◆ What is being asked: For the word "once", state how many lines below contain it. Give no other text.

◆ Given data:
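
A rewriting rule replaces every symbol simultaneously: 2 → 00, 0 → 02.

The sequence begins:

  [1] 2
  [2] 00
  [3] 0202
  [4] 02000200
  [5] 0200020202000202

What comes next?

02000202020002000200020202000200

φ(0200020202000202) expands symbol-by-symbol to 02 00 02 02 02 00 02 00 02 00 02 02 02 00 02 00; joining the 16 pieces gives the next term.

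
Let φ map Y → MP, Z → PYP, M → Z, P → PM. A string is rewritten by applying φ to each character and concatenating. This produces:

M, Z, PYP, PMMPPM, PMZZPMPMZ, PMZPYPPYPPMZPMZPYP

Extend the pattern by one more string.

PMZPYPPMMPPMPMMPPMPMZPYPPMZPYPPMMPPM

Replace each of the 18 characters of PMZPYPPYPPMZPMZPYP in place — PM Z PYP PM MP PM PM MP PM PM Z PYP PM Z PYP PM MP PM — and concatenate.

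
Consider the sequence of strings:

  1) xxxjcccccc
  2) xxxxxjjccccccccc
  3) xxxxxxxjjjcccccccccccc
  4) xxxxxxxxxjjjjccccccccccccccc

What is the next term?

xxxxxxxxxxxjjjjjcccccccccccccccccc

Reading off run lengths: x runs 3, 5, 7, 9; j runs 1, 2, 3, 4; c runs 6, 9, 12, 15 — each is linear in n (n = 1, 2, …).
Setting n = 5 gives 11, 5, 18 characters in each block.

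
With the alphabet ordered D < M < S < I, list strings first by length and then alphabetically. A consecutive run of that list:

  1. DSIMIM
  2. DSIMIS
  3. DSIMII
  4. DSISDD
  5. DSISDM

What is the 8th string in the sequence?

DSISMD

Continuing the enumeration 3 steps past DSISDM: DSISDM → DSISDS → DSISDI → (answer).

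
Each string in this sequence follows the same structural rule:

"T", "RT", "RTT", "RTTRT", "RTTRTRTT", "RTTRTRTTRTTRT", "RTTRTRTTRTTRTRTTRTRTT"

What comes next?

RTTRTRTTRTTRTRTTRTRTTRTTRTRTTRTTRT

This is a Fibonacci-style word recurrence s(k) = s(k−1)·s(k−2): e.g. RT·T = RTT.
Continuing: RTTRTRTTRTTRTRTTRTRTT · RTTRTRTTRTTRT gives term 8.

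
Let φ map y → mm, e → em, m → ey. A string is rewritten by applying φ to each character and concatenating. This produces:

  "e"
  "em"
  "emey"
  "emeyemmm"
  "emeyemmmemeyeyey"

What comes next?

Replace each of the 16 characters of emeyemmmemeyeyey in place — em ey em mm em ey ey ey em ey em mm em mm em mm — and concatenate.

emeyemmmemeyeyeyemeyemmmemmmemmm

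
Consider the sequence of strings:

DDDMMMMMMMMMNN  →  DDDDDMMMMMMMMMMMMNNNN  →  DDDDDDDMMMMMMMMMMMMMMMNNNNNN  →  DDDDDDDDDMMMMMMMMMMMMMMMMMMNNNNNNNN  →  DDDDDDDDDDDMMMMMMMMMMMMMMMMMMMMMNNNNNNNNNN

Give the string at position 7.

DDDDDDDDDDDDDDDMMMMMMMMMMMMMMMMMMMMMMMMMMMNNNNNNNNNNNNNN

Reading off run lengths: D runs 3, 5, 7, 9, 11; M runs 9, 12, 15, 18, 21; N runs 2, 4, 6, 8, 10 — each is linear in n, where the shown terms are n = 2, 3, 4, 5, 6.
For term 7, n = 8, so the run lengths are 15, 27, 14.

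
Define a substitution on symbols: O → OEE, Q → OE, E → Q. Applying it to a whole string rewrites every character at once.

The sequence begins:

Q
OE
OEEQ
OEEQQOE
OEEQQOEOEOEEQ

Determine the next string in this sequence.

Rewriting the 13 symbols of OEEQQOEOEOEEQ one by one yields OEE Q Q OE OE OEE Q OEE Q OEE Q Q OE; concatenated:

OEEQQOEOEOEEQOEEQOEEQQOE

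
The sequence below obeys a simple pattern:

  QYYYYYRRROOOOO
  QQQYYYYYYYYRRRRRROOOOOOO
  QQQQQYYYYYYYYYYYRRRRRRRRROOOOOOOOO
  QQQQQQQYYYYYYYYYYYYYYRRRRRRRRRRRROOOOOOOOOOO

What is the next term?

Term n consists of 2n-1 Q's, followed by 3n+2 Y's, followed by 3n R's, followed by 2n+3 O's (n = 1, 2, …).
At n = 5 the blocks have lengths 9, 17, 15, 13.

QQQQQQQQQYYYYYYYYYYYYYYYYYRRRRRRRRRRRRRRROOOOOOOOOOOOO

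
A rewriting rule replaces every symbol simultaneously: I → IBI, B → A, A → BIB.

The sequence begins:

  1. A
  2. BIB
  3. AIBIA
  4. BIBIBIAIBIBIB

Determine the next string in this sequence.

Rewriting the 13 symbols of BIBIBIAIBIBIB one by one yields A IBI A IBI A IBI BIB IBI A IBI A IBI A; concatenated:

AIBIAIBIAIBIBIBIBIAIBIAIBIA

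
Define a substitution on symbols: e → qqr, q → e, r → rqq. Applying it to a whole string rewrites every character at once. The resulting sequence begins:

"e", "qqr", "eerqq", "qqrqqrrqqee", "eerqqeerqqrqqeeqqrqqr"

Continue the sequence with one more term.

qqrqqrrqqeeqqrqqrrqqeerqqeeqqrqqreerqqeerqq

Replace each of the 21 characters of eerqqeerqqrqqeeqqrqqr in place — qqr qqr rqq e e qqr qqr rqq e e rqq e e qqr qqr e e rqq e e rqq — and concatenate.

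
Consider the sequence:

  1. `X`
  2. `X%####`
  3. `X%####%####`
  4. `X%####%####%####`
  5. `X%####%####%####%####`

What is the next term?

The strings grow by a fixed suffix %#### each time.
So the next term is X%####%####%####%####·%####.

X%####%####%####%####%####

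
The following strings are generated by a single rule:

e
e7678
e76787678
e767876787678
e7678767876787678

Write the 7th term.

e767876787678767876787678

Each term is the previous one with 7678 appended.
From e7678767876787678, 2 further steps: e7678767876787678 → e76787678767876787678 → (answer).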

--

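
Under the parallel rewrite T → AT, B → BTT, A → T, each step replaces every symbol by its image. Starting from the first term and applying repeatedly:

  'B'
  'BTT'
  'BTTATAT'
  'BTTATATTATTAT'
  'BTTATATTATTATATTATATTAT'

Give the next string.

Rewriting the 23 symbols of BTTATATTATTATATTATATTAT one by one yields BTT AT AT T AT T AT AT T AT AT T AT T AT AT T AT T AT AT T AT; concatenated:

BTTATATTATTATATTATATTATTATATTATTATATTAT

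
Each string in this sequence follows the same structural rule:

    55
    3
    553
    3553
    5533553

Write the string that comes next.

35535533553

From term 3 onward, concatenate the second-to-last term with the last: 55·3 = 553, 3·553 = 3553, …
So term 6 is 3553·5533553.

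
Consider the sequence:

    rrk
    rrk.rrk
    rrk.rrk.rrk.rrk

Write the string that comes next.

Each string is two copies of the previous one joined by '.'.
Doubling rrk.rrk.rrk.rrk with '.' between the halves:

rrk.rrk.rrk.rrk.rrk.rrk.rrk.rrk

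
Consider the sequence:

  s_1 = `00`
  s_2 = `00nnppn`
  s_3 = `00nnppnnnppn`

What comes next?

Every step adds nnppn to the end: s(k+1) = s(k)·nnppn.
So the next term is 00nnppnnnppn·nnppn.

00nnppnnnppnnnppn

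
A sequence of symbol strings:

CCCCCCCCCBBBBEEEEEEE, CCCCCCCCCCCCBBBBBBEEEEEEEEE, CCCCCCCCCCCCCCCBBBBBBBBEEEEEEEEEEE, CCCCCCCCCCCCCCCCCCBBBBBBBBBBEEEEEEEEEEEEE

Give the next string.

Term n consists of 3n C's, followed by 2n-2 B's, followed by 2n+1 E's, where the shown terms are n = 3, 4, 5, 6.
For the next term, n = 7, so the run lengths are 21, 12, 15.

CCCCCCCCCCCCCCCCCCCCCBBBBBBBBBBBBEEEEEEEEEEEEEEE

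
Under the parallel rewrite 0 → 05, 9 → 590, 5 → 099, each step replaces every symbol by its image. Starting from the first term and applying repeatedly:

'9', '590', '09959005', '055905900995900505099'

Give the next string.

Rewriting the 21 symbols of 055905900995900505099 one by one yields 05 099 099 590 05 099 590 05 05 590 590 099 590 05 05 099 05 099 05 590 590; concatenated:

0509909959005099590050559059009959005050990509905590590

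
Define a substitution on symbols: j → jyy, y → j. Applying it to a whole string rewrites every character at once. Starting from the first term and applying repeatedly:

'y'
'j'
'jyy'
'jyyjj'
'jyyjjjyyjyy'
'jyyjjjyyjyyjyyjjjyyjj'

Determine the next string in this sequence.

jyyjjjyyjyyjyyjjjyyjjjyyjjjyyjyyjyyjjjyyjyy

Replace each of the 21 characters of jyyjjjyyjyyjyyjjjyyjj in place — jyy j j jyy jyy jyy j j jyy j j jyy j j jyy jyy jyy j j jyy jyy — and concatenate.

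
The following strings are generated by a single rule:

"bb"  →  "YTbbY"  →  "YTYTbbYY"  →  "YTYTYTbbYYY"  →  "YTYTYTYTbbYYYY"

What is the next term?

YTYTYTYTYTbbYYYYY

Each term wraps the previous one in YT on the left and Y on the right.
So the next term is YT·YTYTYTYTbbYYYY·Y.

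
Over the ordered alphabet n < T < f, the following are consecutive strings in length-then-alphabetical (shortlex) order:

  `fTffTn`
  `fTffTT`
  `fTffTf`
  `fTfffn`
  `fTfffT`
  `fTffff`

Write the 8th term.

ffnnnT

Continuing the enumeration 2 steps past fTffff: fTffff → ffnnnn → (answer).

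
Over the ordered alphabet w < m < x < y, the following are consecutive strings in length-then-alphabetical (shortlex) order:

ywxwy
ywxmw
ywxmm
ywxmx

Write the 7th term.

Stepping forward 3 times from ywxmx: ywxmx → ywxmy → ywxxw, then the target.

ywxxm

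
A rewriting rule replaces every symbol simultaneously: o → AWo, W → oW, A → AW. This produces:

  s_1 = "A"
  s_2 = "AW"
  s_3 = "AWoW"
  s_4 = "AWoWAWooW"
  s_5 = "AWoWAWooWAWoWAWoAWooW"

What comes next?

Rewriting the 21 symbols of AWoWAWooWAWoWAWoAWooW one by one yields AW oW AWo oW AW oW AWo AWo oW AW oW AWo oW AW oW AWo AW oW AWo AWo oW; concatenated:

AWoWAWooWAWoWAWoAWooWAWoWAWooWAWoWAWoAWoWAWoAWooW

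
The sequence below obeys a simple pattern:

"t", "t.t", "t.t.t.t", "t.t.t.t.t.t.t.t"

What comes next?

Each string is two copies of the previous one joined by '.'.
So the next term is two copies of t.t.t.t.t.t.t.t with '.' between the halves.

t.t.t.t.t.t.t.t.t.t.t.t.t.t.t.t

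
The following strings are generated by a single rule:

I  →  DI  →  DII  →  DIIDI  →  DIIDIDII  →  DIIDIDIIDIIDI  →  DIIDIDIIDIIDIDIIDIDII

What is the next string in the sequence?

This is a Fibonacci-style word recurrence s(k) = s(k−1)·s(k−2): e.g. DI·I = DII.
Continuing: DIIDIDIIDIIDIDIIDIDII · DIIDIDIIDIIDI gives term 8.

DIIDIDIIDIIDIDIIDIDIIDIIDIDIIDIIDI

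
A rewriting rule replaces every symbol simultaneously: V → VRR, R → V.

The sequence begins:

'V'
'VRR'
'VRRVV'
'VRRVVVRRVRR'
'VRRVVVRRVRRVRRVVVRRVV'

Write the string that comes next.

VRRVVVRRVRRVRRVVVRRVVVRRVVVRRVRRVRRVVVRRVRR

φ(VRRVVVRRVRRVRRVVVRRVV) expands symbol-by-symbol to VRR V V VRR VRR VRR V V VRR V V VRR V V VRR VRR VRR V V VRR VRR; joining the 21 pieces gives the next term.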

◆ Output of the exercise: 3